INPUT FOR THIS TASK »
========

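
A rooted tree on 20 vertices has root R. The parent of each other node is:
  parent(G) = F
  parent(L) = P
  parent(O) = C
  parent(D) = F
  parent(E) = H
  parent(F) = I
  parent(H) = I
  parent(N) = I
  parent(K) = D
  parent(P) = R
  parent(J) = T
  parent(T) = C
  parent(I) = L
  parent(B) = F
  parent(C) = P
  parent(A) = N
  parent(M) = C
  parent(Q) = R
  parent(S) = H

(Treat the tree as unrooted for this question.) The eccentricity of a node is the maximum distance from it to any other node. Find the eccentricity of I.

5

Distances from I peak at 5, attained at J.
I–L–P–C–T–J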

========

WORK INSTRUCTIONS » Take the line holding "parent(C) = P" and the lines after it through the end of the entries. Retype them exactly and add nothing.

ANSWER SECTION »
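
  parent(C) = P
  parent(A) = N
  parent(M) = C
  parent(Q) = R
  parent(S) = H

(Treat the tree as unrooted for this question.) The eccentricity of a node is the maximum distance from it to any other node. Find the eccentricity of I.

5

Distances from I peak at 5, attained at J.
I–L–P–C–T–J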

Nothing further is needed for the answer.